---------- Provided data
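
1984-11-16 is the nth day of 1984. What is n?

321

Days in months before November: 31 + 29 + 31 + 30 + 31 + 30 + 31 + 31 + 30 + 31 = 305.
Plus 16 days into November → day 321.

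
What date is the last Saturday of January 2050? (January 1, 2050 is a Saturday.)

January 2050 begins on a Saturday, so the first Saturday is January 1.
January 2050 has 31 days. Adding weeks: 1, 8, 15, 22, 29 — the last one ≤ 31 is the 29th.

2050-01-29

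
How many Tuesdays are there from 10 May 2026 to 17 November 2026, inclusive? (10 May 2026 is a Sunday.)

10 May 2026 is a Sunday; the first Tuesday on or after it is 12 May 2026 (2 days later).
From 12 May 2026 to 17 November 2026: 19 + 30 + 31 + 31 + 30 + 31 + 17 = 189 days (rest of May, June, July, August, September, October, November).
189 ÷ 7 = 27 full weeks with remainder 0, so 27 more Tuesdays after the first → 28.

28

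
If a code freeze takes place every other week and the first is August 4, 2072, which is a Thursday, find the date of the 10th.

December 8, 2072

The 10th occurrence is 9 intervals after the first: 9 × 14 = 126 days after August 4, 2072.
August has 31 days — 27 days to the end of August leaves 99.
September has 30 days (69 left).
October has 31 days (38 left).
November has 30 days (8 left).
8 days into December → December 8, 2072.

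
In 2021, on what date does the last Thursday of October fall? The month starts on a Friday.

October 28, 2021

October 2021 begins on a Friday, so the first Thursday is October 7 (6 days later).
October 2021 has 31 days. Adding weeks: 7, 14, 21, 28 — the last one ≤ 31 is the 28th.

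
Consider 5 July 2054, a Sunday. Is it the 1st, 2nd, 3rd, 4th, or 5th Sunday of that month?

Day 5 falls in week ⌈5/7⌉ of the month.
Days 1–7 hold the 1st Sunday, 8–14 the 2nd, 15–21 the 3rd, 22–28 the 4th, 29–31 the 5th.
5 is in the range for the 1st.

1st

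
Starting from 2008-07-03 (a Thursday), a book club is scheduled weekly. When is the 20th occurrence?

The 20th occurrence is 19 intervals after the first: 19 × 7 = 133 days after 2008-07-03.
July has 31 days — 28 days to the end of July leaves 105.
August has 31 days (74 left).
September has 30 days (44 left).
October has 31 days (13 left).
13 days into November → 2008-11-13.

2008-11-13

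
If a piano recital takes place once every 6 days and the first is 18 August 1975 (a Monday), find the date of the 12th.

The 12th occurrence is 11 intervals after the first: 11 × 6 = 66 days after 18 August 1975.
August has 31 days — 13 days to the end of August leaves 53.
September has 30 days (23 left).
23 days into October → 23 October 1975.

23 October 1975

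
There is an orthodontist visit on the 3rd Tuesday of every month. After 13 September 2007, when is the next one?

September 2007 starts on a Saturday; its first Tuesday is the 4th, so the 3rd Tuesday is the 18th — 18 September 2007.
18 September 2007 is after 13 September 2007, so that is the next one.

18 September 2007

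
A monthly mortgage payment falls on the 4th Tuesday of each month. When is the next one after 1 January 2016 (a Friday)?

January 2016 starts on a Friday; its first Tuesday is the 5th, so the 4th Tuesday is the 26th — 26 January 2016.
26 January 2016 is after 1 January 2016, so that is the next one.

26 January 2016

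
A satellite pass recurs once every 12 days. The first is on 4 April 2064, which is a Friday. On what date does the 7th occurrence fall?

15 June 2064

The 7th occurrence is 6 intervals after the first: 6 × 12 = 72 days after 4 April 2064.
April has 30 days — 26 days to the end of April leaves 46.
May has 31 days (15 left).
15 days into June → 15 June 2064.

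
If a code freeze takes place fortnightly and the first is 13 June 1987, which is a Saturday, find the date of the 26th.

28 May 1988

The 26th occurrence is 25 intervals after the first: 25 × 14 = 350 days after 13 June 1987.
June has 30 days — 17 days to the end of June leaves 333.
July has 31 days (302 left).
August has 31 days (271 left).
September has 30 days (241 left).
October has 31 days (210 left).
November has 30 days (180 left).
December has 31 days (149 left).
January has 31 days (118 left).
February has 29 days (89 left).
March has 31 days (58 left).
April has 30 days (28 left).
28 days into May → 28 May 1988.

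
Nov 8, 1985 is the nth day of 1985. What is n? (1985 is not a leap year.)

Days in months before Nov: 31 + 28 + 31 + 30 + 31 + 30 + 31 + 31 + 30 + 31 = 304.
Plus 8 days into Nov → day 312.

312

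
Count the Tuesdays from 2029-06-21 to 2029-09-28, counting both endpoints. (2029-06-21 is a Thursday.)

2029-06-21 is a Thursday; the first Tuesday on or after it is 2029-06-26 (5 days later).
From 2029-06-26 to 2029-09-28: 4 + 31 + 31 + 28 = 94 days (rest of June, July, August, September).
94 ÷ 7 = 13 full weeks with remainder 3, so 13 more Tuesdays after the first → 14.

14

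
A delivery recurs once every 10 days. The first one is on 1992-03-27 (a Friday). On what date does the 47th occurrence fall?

1993-06-30

The 47th occurrence is 46 intervals after the first: 46 × 10 = 460 days after 1992-03-27.
March has 31 days — 4 days to the end of March leaves 456.
From end of March to end of 1992 is 275 days (181 left).
January has 31 days (150 left).
February has 28 days (122 left).
March has 31 days (91 left).
April has 30 days (61 left).
May has 31 days (30 left).
30 days into June → 1993-06-30.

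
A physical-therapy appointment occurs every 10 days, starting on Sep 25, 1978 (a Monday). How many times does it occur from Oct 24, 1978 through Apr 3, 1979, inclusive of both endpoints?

17

Occurrences land 10·i days after Sep 25, 1978 for i = 0, 1, 2, …
Oct 24, 1978 is 29 days after the start; 29 ÷ 10 = 2 remainder 9; since the remainder is 9, round up to i = 3. First occurrence in the window: #4 on Oct 25, 1978 (3×10 = 30 days in).
Apr 3, 1979 is 190 days after the start; 190 ÷ 10 = 19 remainder 0. Last occurrence in the window: #20 on Apr 3, 1979.
Occurrences #4 through #20: 17 in total.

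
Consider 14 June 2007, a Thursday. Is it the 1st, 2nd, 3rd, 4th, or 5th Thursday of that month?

Day 14 falls in week ⌈14/7⌉ of the month.
Days 1–7 hold the 1st Thursday, 8–14 the 2nd, 15–21 the 3rd, 22–28 the 4th, 29–31 the 5th.
14 is in the range for the 2nd.

2nd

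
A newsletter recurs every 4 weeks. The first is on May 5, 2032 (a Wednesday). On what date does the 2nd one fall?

The 2nd occurrence is 1 interval after the first: 1 × 28 = 28 days after May 5, 2032.
May has 31 days — 26 days to the end of May leaves 2.
2 days into Jun → Jun 2, 2032.

Jun 2, 2032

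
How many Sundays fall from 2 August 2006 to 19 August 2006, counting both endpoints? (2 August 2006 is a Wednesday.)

2 August 2006 is a Wednesday; the first Sunday on or after it is 6 August 2006 (4 days later).
From 6 August 2006 to 19 August 2006 is 19 − 6 = 13 days.
13 ÷ 7 = 1 full weeks with remainder 6, so 1 more Sundays after the first → 2.

2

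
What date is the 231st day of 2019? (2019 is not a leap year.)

January has 31 days (231 − 31 = 200 remain).
February has 28 days (200 − 28 = 172 remain).
March has 31 days (172 − 31 = 141 remain).
April has 30 days (141 − 30 = 111 remain).
May has 31 days (111 − 31 = 80 remain).
June has 30 days (80 − 30 = 50 remain).
July has 31 days (50 − 31 = 19 remain).
19 into August → August 19.

2019-08-19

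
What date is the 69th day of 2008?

January has 31 days (69 − 31 = 38 remain).
February has 29 days (38 − 29 = 9 remain).
9 into March → March 9.

9 March 2008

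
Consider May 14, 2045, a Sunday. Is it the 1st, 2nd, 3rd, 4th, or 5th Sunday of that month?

2nd

Day 14 falls in week ⌈14/7⌉ of the month.
Days 1–7 hold the 1st Sunday, 8–14 the 2nd, 15–21 the 3rd, 22–28 the 4th, 29–31 the 5th.
14 is in the range for the 2nd.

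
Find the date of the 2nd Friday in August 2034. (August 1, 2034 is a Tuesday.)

August 2034 begins on a Tuesday, so the first Friday is August 4 (3 days later).
The 2nd Friday is 1 weeks later: 4 + 7 = 11.

11 August 2034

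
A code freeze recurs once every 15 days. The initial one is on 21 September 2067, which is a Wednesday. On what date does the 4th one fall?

5 November 2067

The 4th occurrence is 3 intervals after the first: 3 × 15 = 45 days after 21 September 2067.
September has 30 days — 9 days to the end of September leaves 36.
October has 31 days (5 left).
5 days into November → 5 November 2067.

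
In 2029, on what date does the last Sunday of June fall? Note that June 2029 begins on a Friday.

24 June 2029

June 2029 begins on a Friday, so the first Sunday is June 3 (2 days later).
June 2029 has 30 days. Adding weeks: 3, 10, 17, 24 — the last one ≤ 30 is the 24th.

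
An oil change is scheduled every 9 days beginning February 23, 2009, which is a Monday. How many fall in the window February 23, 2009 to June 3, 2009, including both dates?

Occurrences land 9·i days after February 23, 2009 for i = 0, 1, 2, …
The window opens on the start date, so the first occurrence inside is #1 on February 23, 2009.
June 3, 2009 is 100 days after the start; 100 ÷ 9 = 11 remainder 1. Last occurrence in the window: #12 on June 2, 2009.
Occurrences #1 through #12: 12 in total.

12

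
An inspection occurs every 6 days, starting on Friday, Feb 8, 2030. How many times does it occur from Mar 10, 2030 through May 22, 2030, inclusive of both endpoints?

13

Occurrences land 6·i days after Feb 8, 2030 for i = 0, 1, 2, …
Mar 10, 2030 is 30 days after the start; 30 ÷ 6 = 5 remainder 0. First occurrence in the window: #6 on Mar 10, 2030 (5×6 = 30 days in).
May 22, 2030 is 103 days after the start; 103 ÷ 6 = 17 remainder 1. Last occurrence in the window: #18 on May 21, 2030.
Occurrences #6 through #18: 13 in total.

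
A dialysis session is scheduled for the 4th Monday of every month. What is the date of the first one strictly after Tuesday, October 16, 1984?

October 1984 starts on a Monday; its first Monday is the 1st, so the 4th Monday is the 22nd — October 22, 1984.
October 22, 1984 is after October 16, 1984, so that is the next one.

October 22, 1984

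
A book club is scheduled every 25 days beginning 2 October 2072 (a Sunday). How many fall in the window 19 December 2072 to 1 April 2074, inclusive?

Occurrences land 25·i days after 2 October 2072 for i = 0, 1, 2, …
19 December 2072 is 78 days after the start; 78 ÷ 25 = 3 remainder 3; since the remainder is 3, round up to i = 4. First occurrence in the window: #5 on 10 January 2073 (4×25 = 100 days in).
1 April 2074 is 546 days after the start; 546 ÷ 25 = 21 remainder 21. Last occurrence in the window: #22 on 11 March 2074.
Occurrences #5 through #22: 18 in total.

18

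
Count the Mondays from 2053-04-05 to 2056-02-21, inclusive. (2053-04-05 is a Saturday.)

2053-04-05 is a Saturday; the first Monday on or after it is 2053-04-07 (2 days later).
From 2053-04-07 to 2056-02-21: 268 + 365 + 365 + 52 = 1050 days (rest of 2053, 2054, 2055, to 2056-02-21 in 2056).
1050 ÷ 7 = 150 full weeks with remainder 0, so 150 more Mondays after the first → 151.

151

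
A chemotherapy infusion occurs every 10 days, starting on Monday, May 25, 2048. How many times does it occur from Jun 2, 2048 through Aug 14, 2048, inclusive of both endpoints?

8

Occurrences land 10·i days after May 25, 2048 for i = 0, 1, 2, …
Jun 2, 2048 is 8 days after the start; 8 ÷ 10 = 0 remainder 8; since the remainder is 8, round up to i = 1. First occurrence in the window: #2 on Jun 4, 2048 (1×10 = 10 days in).
Aug 14, 2048 is 81 days after the start; 81 ÷ 10 = 8 remainder 1. Last occurrence in the window: #9 on Aug 13, 2048.
Occurrences #2 through #9: 8 in total.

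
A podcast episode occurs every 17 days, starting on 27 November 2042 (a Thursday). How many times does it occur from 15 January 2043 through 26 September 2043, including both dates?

15

Occurrences land 17·i days after 27 November 2042 for i = 0, 1, 2, …
15 January 2043 is 49 days after the start; 49 ÷ 17 = 2 remainder 15; since the remainder is 15, round up to i = 3. First occurrence in the window: #4 on 17 January 2043 (3×17 = 51 days in).
26 September 2043 is 303 days after the start; 303 ÷ 17 = 17 remainder 14. Last occurrence in the window: #18 on 12 September 2043.
Occurrences #4 through #18: 15 in total.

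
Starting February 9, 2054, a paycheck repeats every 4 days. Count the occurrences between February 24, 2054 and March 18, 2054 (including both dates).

Occurrences land 4·i days after February 9, 2054 for i = 0, 1, 2, …
February 24, 2054 is 15 days after the start; 15 ÷ 4 = 3 remainder 3; since the remainder is 3, round up to i = 4. First occurrence in the window: #5 on February 25, 2054 (4×4 = 16 days in).
March 18, 2054 is 37 days after the start; 37 ÷ 4 = 9 remainder 1. Last occurrence in the window: #10 on March 17, 2054.
Occurrences #5 through #10: 6 in total.

6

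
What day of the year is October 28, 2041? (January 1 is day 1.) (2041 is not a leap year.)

301

Days in months before October: 31 + 28 + 31 + 30 + 31 + 30 + 31 + 31 + 30 = 273.
Plus 28 days into October → day 301.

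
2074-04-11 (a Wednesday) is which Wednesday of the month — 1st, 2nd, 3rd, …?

2nd

Day 11 falls in week ⌈11/7⌉ of the month.
Days 1–7 hold the 1st Wednesday, 8–14 the 2nd, 15–21 the 3rd, 22–28 the 4th, 29–31 the 5th.
11 is in the range for the 2nd.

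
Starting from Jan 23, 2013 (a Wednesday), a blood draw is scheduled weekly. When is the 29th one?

The 29th occurrence is 28 intervals after the first: 28 × 7 = 196 days after Jan 23, 2013.
Jan has 31 days — 8 days to the end of Jan leaves 188.
Feb has 28 days (160 left).
Mar has 31 days (129 left).
Apr has 30 days (99 left).
May has 31 days (68 left).
Jun has 30 days (38 left).
Jul has 31 days (7 left).
7 days into Aug → Aug 7, 2013.

Aug 7, 2013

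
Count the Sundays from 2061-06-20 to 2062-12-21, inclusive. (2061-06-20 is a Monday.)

2061-06-20 is a Monday; the first Sunday on or after it is 2061-06-26 (6 days later).
From 2061-06-26 to 2062-12-21: 188 + 355 = 543 days (rest of 2061, to 2062-12-21 in 2062).
543 ÷ 7 = 77 full weeks with remainder 4, so 77 more Sundays after the first → 78.

78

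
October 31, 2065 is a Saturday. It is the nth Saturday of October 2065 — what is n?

Day 31 falls in week ⌈31/7⌉ of the month.
Days 1–7 hold the 1st Saturday, 8–14 the 2nd, 15–21 the 3rd, 22–28 the 4th, 29–31 the 5th.
31 is in the range for the 5th.

5th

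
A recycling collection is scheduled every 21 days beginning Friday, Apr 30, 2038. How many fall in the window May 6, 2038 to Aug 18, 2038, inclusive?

Occurrences land 21·i days after Apr 30, 2038 for i = 0, 1, 2, …
May 6, 2038 is 6 days after the start; 6 ÷ 21 = 0 remainder 6; since the remainder is 6, round up to i = 1. First occurrence in the window: #2 on May 21, 2038 (1×21 = 21 days in).
Aug 18, 2038 is 110 days after the start; 110 ÷ 21 = 5 remainder 5. Last occurrence in the window: #6 on Aug 13, 2038.
Occurrences #2 through #6: 5 in total.

5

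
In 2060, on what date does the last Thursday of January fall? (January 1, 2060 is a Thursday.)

2060-01-29

January 2060 begins on a Thursday, so the first Thursday is January 1.
January 2060 has 31 days. Adding weeks: 1, 8, 15, 22, 29 — the last one ≤ 31 is the 29th.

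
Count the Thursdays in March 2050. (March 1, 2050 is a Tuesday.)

5

March 1, 2050 is a Tuesday; the first Thursday on or after it is March 3, 2050 (2 days later).
From March 3, 2050 to March 31, 2050 is 31 − 3 = 28 days.
28 ÷ 7 = 4 full weeks with remainder 0, so 4 more Thursdays after the first → 5.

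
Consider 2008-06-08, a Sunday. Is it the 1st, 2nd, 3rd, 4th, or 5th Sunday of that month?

2nd

Day 8 falls in week ⌈8/7⌉ of the month.
Days 1–7 hold the 1st Sunday, 8–14 the 2nd, 15–21 the 3rd, 22–28 the 4th, 29–31 the 5th.
8 is in the range for the 2nd.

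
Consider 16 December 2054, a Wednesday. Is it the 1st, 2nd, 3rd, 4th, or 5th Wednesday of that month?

Day 16 falls in week ⌈16/7⌉ of the month.
Days 1–7 hold the 1st Wednesday, 8–14 the 2nd, 15–21 the 3rd, 22–28 the 4th, 29–31 the 5th.
16 is in the range for the 3rd.

3rd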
--------------------
| What is required |
Your output should be an exact copy of the lines from the one containing "Consider 16 December" through the last line of the data above.

| Task solution |
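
Consider 16 December 2054, a Wednesday. Is it the 1st, 2nd, 3rd, 4th, or 5th Wednesday of that month?

Day 16 falls in week ⌈16/7⌉ of the month.
Days 1–7 hold the 1st Wednesday, 8–14 the 2nd, 15–21 the 3rd, 22–28 the 4th, 29–31 the 5th.
16 is in the range for the 3rd.

3rd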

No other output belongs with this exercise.